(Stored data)

------------------------------------------------------------

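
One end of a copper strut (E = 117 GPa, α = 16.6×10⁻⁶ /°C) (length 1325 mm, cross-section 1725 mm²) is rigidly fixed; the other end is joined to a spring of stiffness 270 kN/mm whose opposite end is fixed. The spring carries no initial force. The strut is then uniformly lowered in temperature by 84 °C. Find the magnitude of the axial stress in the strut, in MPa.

Free thermal contraction: δ_free = αΔT L = 16.6×10⁻⁶ × 84 × 1325 = 1.848 mm.
Let P be the tensile force in the spring. The strut extends elastically by PL/(AE) and the spring stretches by P/k; together these equal δ_free.
P [ L/(AE) + 1/k ] = δ_free → P [ 1325/(1725×117×10³) + 1/(270×10³) ] = 1.848.
P = 1.848 / 1.027×10⁻⁵ = 179900 N.
σ = P/A = 179900/1725 = 104.3 MPa.

σ ≈ 104 MPa (tensile)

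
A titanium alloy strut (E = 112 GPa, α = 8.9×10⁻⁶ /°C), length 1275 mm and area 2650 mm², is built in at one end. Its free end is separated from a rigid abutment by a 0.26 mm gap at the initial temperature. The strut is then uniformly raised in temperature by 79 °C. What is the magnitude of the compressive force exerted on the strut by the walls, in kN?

P ≈ 148 kN

Unrestrained expansion: δ_free = αΔT L = 8.9×10⁻⁶ × 79 × 1275 = 0.8965 mm.
This exceeds the 0.26 mm gap, so the wall pushes back. The portion of expansion that must be recovered elastically is δ_free − gap = 0.8965 − 0.26 = 0.6365 mm.
That suppressed elongation corresponds to σ = E·Δ/L = 112×10³ × 0.6365/1275 = 55.91 MPa.
P = σA = 55.91 × 2650 = 148.2 kN.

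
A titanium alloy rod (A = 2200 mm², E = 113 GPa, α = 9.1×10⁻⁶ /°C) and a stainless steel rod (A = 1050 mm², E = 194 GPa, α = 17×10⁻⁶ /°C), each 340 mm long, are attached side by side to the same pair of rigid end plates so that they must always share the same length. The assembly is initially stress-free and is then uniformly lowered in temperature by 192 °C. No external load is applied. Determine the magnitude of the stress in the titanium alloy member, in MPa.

σ ≈ 77.2 MPa (compressive)

The stainless steel has the larger α, so on cooling it would change length more than the titanium alloy if both were free. The rigid plates force a common final length, so the stainless steel is put into tension and the titanium alloy into compression, with equal and opposite forces P (no external load).
Compatibility of the two members (thermal + elastic change equal): (α₁ − α₂)ΔT = P·[1/(A₁E₁) + 1/(A₂E₂)].
|α₁ − α₂|·ΔT = 7.9×10⁻⁶ × 192 = 0.001517.
1/(A₁E₁) + 1/(A₂E₂) = 1/(2200×113×10³) + 1/(1050×194×10³) = 8.932×10⁻⁹ N⁻¹.
So P = 0.001517 / 8.932×10⁻⁹ = 169.8 kN.
σ_{titanium alloy} = P/A₁ = 169800/2200 = 77.19 MPa, compressive.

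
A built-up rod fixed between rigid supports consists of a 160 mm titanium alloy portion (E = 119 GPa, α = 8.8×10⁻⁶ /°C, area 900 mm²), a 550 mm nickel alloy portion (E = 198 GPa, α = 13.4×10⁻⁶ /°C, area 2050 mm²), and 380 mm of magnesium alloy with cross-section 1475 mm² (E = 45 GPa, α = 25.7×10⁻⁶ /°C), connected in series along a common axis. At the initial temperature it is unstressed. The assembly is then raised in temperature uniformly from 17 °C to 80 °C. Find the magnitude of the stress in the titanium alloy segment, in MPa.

σ ≈ 151 MPa (compressive)

With the walls removed the bar would change length by δ_free = Σ αᵢΔT Lᵢ = 8.8×10⁻⁶×63×160 + 13.4×10⁻⁶×63×550 + 25.7×10⁻⁶×63×380 = 1.168 mm.
The walls prevent any net length change, so an axial force P (same in every segment) develops. Compatibility: P · Σ Lᵢ/(AᵢEᵢ) = δ_free.
The series flexibility is Σ Lᵢ/(AᵢEᵢ) = 160/(900×119×10³) + 550/(2050×198×10³) + 380/(1475×45×10³) = 8.574×10⁻⁶ mm/N.
Hence P = δ_free / Σ(L/AE) = 1.168/8.574×10⁻⁶ = 136.3 kN (compressive).
σ_{titanium alloy} = P / A = 136300 / 900 = 151.4 MPa.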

------------------------------------------------------------

| TASK DIRECTIONS |
Retype the records above in full, with no differences.

| WRITTEN SOLUTION |
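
One end of a copper strut (E = 117 GPa, α = 16.6×10⁻⁶ /°C) (length 1325 mm, cross-section 1725 mm²) is rigidly fixed; the other end is joined to a spring of stiffness 270 kN/mm whose opposite end is fixed. The spring carries no initial force. The strut is then uniformly lowered in temperature by 84 °C. Find the magnitude of the axial stress in the strut, in MPa.

Free thermal contraction: δ_free = αΔT L = 16.6×10⁻⁶ × 84 × 1325 = 1.848 mm.
Let P be the tensile force in the spring. The strut extends elastically by PL/(AE) and the spring stretches by P/k; together these equal δ_free.
P [ L/(AE) + 1/k ] = δ_free → P [ 1325/(1725×117×10³) + 1/(270×10³) ] = 1.848.
P = 1.848 / 1.027×10⁻⁵ = 179900 N.
σ = P/A = 179900/1725 = 104.3 MPa.

σ ≈ 104 MPa (tensile)

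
A titanium alloy strut (E = 112 GPa, α = 8.9×10⁻⁶ /°C), length 1275 mm and area 2650 mm², is built in at one end. Its free end is separated from a rigid abutment by a 0.26 mm gap at the initial temperature. The strut is then uniformly raised in temperature by 79 °C. What is the magnitude of the compressive force exerted on the strut by the walls, in kN?

P ≈ 148 kN

Unrestrained expansion: δ_free = αΔT L = 8.9×10⁻⁶ × 79 × 1275 = 0.8965 mm.
This exceeds the 0.26 mm gap, so the wall pushes back. The portion of expansion that must be recovered elastically is δ_free − gap = 0.8965 − 0.26 = 0.6365 mm.
That suppressed elongation corresponds to σ = E·Δ/L = 112×10³ × 0.6365/1275 = 55.91 MPa.
P = σA = 55.91 × 2650 = 148.2 kN.

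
A titanium alloy rod (A = 2200 mm², E = 113 GPa, α = 9.1×10⁻⁶ /°C) and a stainless steel rod (A = 1050 mm², E = 194 GPa, α = 17×10⁻⁶ /°C), each 340 mm long, are attached side by side to the same pair of rigid end plates so that they must always share the same length. The assembly is initially stress-free and is then uniformly lowered in temperature by 192 °C. No external load is applied. Determine the magnitude of the stress in the titanium alloy member, in MPa.

σ ≈ 77.2 MPa (compressive)

The stainless steel has the larger α, so on cooling it would change length more than the titanium alloy if both were free. The rigid plates force a common final length, so the stainless steel is put into tension and the titanium alloy into compression, with equal and opposite forces P (no external load).
Compatibility of the two members (thermal + elastic change equal): (α₁ − α₂)ΔT = P·[1/(A₁E₁) + 1/(A₂E₂)].
|α₁ − α₂|·ΔT = 7.9×10⁻⁶ × 192 = 0.001517.
1/(A₁E₁) + 1/(A₂E₂) = 1/(2200×113×10³) + 1/(1050×194×10³) = 8.932×10⁻⁹ N⁻¹.
So P = 0.001517 / 8.932×10⁻⁹ = 169.8 kN.
σ_{titanium alloy} = P/A₁ = 169800/2200 = 77.19 MPa, compressive.

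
A built-up rod fixed between rigid supports consists of a 160 mm titanium alloy portion (E = 119 GPa, α = 8.8×10⁻⁶ /°C, area 900 mm²), a 550 mm nickel alloy portion (E = 198 GPa, α = 13.4×10⁻⁶ /°C, area 2050 mm²), and 380 mm of magnesium alloy with cross-section 1475 mm² (E = 45 GPa, α = 25.7×10⁻⁶ /°C), connected in series along a common axis. At the initial temperature it is unstressed. The assembly is then raised in temperature uniformly from 17 °C to 80 °C. Find the magnitude of the stress in the titanium alloy segment, in MPa.

σ ≈ 151 MPa (compressive)

With the walls removed the bar would change length by δ_free = Σ αᵢΔT Lᵢ = 8.8×10⁻⁶×63×160 + 13.4×10⁻⁶×63×550 + 25.7×10⁻⁶×63×380 = 1.168 mm.
The walls prevent any net length change, so an axial force P (same in every segment) develops. Compatibility: P · Σ Lᵢ/(AᵢEᵢ) = δ_free.
The series flexibility is Σ Lᵢ/(AᵢEᵢ) = 160/(900×119×10³) + 550/(2050×198×10³) + 380/(1475×45×10³) = 8.574×10⁻⁶ mm/N.
Hence P = δ_free / Σ(L/AE) = 1.168/8.574×10⁻⁶ = 136.3 kN (compressive).
σ_{titanium alloy} = P / A = 136300 / 900 = 151.4 MPa.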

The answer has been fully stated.